━━━ Records for processing ━━━

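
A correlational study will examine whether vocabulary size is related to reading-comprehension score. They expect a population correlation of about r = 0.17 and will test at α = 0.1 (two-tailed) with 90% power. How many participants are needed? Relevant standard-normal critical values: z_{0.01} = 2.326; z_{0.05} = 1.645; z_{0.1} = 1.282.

n = 294

Fisher's z: C = ½·ln((1+r)/(1−r)) = ½·ln(1.4096) = 0.1717.
n = ((z_{α/2} + z_β)/C)² + 3.
(1.645 + 1.282) / 0.1717 = 2.927 / 0.1717 = 17.047.
n = 17.047² + 3 = 290.61 + 3 = 293.6.
Round up.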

━━━

● Brief:
Give back the data exactly, with no line dropped.

● Output of the exercise:
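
A correlational study will examine whether vocabulary size is related to reading-comprehension score. They expect a population correlation of about r = 0.17 and will test at α = 0.1 (two-tailed) with 90% power. How many participants are needed? Relevant standard-normal critical values: z_{0.01} = 2.326; z_{0.05} = 1.645; z_{0.1} = 1.282.

n = 294

Fisher's z: C = ½·ln((1+r)/(1−r)) = ½·ln(1.4096) = 0.1717.
n = ((z_{α/2} + z_β)/C)² + 3.
(1.645 + 1.282) / 0.1717 = 2.927 / 0.1717 = 17.047.
n = 17.047² + 3 = 290.61 + 3 = 293.6.
Round up.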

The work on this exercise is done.